__Exercise input__.

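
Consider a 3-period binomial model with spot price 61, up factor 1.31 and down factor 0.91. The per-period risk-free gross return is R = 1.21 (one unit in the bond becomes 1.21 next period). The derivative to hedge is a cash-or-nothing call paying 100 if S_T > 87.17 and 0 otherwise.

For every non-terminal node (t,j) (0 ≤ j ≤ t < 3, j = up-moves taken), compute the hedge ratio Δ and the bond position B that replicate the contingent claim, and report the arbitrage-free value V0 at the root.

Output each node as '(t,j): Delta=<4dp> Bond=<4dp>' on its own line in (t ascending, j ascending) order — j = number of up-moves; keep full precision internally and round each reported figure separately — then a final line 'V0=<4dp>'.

(0,0): Delta=1.0497 Bond=-16.4050
(1,0): Delta=2.7915 Bond=-116.5392
(1,1): Delta=0.6464 Bond=12.3796
(2,0): Delta=0.0000 Bond=0.0000
(2,1): Delta=3.4379 Bond=-188.0165
(2,2): Delta=0.0000 Bond=82.6446
V0=47.6275

Under the risk-neutral measure, an up-move has probability p* = (R−d)/(u−d) = 0.7500 and values discount at R = 1.21.
Terminal values V(3,·): V(3,0)=0.0000, V(3,1)=0.0000, V(3,2)=100.0000, V(3,3)=100.0000
  t=2,j=0: stock 50.5141 → up 66.1735 (V=0.0000), down 45.9678 (V=0.0000). Price 0.0000; hedge Δ=0.0000, bond B=0.0000.
  t=2,j=1: stock 72.7181 → up 95.2607 (V=100.0000), down 66.1735 (V=0.0000). Price 61.9835; hedge Δ=3.4379, bond B=-188.0165.
  t=2,j=2: stock 104.6821 → up 137.1336 (V=100.0000), down 95.2607 (V=100.0000). Price 82.6446; hedge Δ=0.0000, bond B=82.6446.
  t=1,j=0: stock 55.5100 → up 72.7181 (V=61.9835), down 50.5141 (V=0.0000). Price 38.4195; hedge Δ=2.7915, bond B=-116.5392.
  t=1,j=1: stock 79.9100 → up 104.6821 (V=82.6446), down 72.7181 (V=61.9835). Price 64.0325; hedge Δ=0.6464, bond B=12.3796.
  t=0,j=0: stock 61.0000 → up 79.9100 (V=64.0325), down 55.5100 (V=38.4195). Price 47.6275; hedge Δ=1.0497, bond B=-16.4050.
Check: Δ(0,0)·S0 + B(0,0) = 47.6275 = V0.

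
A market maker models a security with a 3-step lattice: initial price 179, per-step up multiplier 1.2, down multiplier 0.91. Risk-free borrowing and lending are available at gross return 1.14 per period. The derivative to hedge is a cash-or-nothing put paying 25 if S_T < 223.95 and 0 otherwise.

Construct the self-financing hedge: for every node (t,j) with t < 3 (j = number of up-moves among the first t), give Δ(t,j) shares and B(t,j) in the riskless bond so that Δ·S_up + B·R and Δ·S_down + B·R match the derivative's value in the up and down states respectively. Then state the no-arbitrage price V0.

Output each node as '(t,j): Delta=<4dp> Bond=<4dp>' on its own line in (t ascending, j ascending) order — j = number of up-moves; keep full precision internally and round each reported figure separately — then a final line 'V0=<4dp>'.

Risk-neutral probability p* = (R−d)/(u−d) = (1.14−0.91)/(1.2−0.91) = 0.7931.
Terminal values V(3,·): V(3,0)=25.0000, V(3,1)=25.0000, V(3,2)=0.0000, V(3,3)=0.0000
Node (2,0) S=148.2299: V=(p*·25.0000+(1−p*)·25.0000)/1.14=21.9298; Δ=(25.0000−25.0000)/(177.8759−134.8892)=0.0000; B=V−Δ·S=21.9298
Node (2,1) S=195.4680: V=(p*·0.0000+(1−p*)·25.0000)/1.14=4.5372; Δ=(0.0000−25.0000)/(234.5616−177.8759)=-0.4410; B=V−Δ·S=90.7441
Node (2,2) S=257.7600: V=(p*·0.0000+(1−p*)·0.0000)/1.14=0.0000; Δ=(0.0000−0.0000)/(309.3120−234.5616)=0.0000; B=V−Δ·S=0.0000
Node (1,0) S=162.8900: V=(p*·4.5372+(1−p*)·21.9298)/1.14=7.1366; Δ=(4.5372−21.9298)/(195.4680−148.2299)=-0.3682; B=V−Δ·S=67.1111
Node (1,1) S=214.8000: V=(p*·0.0000+(1−p*)·4.5372)/1.14=0.8234; Δ=(0.0000−4.5372)/(257.7600−195.4680)=-0.0728; B=V−Δ·S=16.4690
Node (0,0) S=179.0000: V=(p*·0.8234+(1−p*)·7.1366)/1.14=1.8681; Δ=(0.8234−7.1366)/(214.8000−162.8900)=-0.1216; B=V−Δ·S=23.6374
The time-0 hedge costs 1.8681, which is the no-arbitrage price.

(0,0): Delta=-0.1216 Bond=23.6374
(1,0): Delta=-0.3682 Bond=67.1111
(1,1): Delta=-0.0728 Bond=16.4690
(2,0): Delta=0.0000 Bond=21.9298
(2,1): Delta=-0.4410 Bond=90.7441
(2,2): Delta=0.0000 Bond=0.0000
V0=1.8681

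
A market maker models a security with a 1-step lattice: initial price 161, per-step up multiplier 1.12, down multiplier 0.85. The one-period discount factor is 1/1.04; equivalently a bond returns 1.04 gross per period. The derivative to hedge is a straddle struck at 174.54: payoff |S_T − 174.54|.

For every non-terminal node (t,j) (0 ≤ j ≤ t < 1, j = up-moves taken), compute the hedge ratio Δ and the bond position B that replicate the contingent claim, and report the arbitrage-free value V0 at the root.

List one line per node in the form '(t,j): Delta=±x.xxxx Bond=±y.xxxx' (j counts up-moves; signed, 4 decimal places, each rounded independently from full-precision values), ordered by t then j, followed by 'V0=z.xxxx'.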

__Requirement__.
Report every line of the records that contains the word "contingent".

__Written response__.
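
For every non-terminal node (t,j) (0 ≤ j ≤ t < 3, j = up-moves taken), compute the hedge ratio Δ and the bond position B that replicate the contingent claim, and report the arbitrage-free value V0 at the root.
For every non-terminal node (t,j) (0 ≤ j ≤ t < 1, j = up-moves taken), compute the hedge ratio Δ and the bond position B that replicate the contingent claim, and report the arbitrage-free value V0 at the root.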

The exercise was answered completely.